PROVIDED RECORDS START
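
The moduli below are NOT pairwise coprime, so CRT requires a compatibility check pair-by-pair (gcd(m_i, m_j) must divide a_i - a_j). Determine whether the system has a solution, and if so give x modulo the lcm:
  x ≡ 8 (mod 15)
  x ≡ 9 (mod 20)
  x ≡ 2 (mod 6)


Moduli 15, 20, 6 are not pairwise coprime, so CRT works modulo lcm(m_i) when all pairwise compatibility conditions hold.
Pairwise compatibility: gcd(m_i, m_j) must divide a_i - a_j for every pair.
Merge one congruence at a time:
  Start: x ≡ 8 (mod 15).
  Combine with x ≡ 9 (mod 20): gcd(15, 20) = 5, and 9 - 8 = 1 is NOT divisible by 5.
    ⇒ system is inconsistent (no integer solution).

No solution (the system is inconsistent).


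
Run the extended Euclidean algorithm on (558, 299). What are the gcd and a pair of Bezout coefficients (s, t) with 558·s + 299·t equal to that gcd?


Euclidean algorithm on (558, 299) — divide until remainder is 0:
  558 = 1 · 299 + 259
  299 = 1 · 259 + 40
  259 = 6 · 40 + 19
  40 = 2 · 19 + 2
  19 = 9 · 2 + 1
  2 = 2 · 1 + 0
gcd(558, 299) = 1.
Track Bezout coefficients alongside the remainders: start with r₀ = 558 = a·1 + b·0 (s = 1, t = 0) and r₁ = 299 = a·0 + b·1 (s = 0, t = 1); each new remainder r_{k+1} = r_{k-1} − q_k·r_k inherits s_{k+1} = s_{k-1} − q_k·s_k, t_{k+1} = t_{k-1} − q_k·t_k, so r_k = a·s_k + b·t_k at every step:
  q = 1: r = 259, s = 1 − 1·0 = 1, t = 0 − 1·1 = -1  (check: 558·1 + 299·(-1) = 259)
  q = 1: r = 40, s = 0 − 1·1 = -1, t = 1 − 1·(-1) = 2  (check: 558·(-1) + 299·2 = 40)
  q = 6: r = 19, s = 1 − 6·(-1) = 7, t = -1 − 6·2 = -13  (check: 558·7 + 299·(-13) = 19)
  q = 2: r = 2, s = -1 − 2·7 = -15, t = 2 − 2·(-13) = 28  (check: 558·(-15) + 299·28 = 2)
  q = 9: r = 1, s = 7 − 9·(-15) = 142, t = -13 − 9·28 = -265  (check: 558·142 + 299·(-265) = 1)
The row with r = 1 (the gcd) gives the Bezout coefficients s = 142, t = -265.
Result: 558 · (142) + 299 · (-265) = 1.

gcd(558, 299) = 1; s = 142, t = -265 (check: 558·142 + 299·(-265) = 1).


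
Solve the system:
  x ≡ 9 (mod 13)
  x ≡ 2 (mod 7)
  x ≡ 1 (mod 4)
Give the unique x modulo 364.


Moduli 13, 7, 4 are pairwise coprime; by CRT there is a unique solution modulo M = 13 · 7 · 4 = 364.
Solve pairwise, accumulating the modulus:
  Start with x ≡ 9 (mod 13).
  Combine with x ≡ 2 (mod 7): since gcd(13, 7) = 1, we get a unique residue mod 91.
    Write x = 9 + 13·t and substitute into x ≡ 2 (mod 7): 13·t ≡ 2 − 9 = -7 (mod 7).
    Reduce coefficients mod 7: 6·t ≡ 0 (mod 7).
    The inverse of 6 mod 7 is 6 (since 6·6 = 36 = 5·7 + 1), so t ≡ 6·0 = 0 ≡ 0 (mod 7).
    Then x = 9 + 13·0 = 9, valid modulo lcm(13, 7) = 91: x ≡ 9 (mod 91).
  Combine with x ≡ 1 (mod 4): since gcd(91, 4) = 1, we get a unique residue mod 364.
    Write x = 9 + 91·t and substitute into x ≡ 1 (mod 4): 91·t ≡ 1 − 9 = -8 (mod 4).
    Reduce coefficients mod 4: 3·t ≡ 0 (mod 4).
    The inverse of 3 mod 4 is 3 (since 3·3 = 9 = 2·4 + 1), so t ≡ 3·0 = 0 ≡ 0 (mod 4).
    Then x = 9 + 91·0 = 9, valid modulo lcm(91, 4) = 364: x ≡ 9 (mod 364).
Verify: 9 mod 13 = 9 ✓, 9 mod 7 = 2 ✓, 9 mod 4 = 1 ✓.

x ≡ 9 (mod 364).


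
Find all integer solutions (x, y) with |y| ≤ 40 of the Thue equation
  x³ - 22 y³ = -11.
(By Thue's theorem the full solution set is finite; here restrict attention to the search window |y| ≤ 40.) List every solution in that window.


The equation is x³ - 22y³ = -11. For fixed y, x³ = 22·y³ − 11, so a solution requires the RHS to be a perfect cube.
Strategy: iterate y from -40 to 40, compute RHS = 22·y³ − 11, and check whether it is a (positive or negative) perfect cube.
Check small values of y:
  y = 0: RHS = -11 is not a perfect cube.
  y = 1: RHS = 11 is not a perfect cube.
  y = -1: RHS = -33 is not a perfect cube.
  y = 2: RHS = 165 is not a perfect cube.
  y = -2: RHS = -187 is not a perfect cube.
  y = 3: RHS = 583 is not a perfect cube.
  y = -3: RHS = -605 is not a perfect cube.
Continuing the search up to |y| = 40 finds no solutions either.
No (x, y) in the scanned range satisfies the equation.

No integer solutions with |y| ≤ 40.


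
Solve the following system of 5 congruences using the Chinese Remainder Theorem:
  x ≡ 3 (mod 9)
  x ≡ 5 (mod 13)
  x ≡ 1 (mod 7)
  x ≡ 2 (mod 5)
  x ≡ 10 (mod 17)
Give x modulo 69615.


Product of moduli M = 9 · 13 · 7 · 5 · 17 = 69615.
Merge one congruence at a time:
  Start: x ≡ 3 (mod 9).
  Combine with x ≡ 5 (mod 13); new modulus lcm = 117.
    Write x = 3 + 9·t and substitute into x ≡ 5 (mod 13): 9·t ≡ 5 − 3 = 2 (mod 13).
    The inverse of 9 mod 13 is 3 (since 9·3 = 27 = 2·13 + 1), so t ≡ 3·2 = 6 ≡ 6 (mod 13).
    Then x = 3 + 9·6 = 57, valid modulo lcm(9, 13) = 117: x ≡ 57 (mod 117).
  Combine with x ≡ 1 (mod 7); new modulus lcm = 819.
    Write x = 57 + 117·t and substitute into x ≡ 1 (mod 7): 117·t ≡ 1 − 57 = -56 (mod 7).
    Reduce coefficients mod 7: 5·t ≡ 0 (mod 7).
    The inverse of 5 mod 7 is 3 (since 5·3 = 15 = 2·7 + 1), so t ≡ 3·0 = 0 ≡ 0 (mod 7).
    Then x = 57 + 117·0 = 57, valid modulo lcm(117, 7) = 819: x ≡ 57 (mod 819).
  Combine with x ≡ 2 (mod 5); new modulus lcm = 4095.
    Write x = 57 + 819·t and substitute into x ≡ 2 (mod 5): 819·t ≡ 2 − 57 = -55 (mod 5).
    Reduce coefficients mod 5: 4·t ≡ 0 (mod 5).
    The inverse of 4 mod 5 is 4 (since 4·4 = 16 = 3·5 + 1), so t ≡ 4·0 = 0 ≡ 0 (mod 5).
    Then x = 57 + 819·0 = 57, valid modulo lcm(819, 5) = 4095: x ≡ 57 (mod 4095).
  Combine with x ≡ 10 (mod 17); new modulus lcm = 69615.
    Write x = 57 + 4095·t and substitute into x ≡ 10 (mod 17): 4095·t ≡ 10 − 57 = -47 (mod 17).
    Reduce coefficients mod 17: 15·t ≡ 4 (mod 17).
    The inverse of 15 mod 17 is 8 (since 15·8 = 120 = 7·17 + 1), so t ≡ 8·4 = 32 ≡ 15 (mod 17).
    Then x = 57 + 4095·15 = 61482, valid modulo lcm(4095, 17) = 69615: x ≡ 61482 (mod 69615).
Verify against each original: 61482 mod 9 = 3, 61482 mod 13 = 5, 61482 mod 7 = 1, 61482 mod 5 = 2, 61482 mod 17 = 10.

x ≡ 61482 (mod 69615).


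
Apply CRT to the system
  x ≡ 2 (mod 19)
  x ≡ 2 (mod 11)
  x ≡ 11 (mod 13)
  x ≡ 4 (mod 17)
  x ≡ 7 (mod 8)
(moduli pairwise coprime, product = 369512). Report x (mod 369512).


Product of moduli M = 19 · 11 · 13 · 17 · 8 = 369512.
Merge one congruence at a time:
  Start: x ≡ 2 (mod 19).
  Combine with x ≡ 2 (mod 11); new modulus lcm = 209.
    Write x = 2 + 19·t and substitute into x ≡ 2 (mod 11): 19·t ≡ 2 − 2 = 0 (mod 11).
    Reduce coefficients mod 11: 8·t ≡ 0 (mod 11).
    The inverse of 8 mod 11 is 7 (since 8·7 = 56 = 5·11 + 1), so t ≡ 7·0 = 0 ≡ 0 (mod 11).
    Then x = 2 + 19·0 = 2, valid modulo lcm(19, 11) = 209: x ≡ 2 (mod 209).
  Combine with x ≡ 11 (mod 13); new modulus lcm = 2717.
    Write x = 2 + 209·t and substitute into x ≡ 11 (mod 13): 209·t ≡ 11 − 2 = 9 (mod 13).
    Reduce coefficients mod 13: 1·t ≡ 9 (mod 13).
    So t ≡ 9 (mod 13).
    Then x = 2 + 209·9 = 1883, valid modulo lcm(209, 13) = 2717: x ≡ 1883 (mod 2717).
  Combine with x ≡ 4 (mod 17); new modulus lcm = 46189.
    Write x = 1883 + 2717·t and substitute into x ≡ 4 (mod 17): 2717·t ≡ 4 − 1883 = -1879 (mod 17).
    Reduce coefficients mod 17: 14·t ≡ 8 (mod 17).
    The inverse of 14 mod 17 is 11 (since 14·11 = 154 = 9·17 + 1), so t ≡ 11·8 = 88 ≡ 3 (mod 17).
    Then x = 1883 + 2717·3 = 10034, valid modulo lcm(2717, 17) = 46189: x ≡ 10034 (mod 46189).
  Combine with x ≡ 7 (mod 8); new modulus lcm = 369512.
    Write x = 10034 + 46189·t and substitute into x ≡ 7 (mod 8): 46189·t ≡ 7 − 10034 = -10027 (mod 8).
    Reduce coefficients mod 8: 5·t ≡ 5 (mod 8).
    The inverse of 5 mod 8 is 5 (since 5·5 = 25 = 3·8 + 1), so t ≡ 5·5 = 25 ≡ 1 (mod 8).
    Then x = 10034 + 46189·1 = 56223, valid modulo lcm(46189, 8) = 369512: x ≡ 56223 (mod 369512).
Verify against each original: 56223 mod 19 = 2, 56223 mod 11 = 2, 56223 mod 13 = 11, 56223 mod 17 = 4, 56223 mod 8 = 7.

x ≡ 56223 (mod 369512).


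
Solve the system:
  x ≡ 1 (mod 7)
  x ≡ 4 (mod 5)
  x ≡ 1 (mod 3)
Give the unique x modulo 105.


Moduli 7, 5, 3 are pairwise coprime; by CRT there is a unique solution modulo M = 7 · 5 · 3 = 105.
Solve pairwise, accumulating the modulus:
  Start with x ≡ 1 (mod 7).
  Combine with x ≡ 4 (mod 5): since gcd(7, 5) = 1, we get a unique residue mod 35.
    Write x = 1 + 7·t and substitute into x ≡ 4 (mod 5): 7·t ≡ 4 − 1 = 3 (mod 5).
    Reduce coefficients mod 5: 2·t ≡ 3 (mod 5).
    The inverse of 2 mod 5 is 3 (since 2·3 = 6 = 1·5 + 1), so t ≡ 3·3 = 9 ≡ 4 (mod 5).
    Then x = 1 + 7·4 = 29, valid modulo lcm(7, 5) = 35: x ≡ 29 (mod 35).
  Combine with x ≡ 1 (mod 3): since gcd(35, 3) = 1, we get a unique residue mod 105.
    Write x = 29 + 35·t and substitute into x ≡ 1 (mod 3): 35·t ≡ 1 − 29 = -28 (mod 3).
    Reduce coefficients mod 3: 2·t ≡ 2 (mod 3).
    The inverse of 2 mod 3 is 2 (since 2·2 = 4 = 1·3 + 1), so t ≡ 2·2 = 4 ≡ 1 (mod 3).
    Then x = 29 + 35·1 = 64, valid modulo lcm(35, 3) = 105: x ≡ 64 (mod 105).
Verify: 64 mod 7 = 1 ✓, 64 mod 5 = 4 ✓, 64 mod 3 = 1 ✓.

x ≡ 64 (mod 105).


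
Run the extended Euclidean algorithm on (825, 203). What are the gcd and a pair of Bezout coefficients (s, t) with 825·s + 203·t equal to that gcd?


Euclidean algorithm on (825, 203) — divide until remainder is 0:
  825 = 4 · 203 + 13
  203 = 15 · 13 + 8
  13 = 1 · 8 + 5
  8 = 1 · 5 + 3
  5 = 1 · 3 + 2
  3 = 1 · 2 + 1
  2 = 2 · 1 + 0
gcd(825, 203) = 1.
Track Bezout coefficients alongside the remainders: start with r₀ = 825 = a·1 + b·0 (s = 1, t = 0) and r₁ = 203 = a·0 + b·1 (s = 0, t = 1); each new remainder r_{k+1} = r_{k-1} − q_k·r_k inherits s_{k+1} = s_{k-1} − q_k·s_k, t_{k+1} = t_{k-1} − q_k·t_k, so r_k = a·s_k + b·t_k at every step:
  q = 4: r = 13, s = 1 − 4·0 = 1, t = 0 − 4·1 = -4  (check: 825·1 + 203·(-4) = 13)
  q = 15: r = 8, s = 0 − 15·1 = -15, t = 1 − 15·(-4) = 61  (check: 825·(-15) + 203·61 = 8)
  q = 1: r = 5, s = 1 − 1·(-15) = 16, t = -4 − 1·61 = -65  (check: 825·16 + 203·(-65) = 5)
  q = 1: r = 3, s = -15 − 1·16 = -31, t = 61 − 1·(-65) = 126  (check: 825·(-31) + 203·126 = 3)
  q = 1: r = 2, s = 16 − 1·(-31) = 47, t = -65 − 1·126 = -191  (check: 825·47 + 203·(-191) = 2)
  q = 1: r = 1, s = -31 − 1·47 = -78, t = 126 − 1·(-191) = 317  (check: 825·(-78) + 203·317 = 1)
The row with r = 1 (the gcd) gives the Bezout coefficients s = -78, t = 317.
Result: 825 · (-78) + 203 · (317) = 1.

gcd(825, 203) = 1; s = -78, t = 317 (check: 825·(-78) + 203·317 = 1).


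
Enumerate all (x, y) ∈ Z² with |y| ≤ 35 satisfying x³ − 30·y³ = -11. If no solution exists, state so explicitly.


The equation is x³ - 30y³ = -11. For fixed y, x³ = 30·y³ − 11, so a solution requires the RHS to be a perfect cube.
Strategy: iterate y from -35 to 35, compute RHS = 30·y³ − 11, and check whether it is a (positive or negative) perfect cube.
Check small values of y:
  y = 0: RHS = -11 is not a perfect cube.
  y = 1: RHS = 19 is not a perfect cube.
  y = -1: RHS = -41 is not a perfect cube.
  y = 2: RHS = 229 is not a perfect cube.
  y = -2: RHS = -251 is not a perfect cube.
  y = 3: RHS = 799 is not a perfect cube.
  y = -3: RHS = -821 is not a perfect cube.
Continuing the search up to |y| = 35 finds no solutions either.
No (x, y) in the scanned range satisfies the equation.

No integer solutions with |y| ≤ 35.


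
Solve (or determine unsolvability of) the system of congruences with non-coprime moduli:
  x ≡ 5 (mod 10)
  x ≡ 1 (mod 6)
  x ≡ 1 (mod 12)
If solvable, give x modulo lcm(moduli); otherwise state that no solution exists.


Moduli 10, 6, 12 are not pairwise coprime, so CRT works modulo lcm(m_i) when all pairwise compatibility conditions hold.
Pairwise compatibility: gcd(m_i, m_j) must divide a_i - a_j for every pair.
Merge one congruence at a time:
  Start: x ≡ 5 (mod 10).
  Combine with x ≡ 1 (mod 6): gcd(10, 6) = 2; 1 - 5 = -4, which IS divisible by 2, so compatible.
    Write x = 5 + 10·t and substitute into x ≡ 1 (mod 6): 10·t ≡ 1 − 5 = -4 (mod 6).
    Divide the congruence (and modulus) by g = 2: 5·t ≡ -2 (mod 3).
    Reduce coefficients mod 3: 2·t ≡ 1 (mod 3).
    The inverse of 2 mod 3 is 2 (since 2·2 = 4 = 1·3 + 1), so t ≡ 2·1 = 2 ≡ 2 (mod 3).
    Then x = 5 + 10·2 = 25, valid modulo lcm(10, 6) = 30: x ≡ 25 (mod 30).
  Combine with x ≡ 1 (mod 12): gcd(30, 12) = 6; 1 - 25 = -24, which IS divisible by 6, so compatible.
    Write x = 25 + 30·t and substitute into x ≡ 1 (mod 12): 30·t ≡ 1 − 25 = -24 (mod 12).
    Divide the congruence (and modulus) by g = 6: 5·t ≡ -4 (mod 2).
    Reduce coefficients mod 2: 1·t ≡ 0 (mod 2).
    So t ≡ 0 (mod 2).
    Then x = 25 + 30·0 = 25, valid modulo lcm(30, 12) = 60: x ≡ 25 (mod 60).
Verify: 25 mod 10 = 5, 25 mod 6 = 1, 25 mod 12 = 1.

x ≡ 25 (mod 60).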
PROVIDED RECORDS END
→ AIM OF THE EXERCISE
Wherever a line in the entries above holds "congruences", copy that line.

→ SOLUTION TO THE PROBLEM
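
Solve the following system of 5 congruences using the Chinese Remainder Theorem:
Solve (or determine unsolvability of) the system of congruences with non-coprime moduli: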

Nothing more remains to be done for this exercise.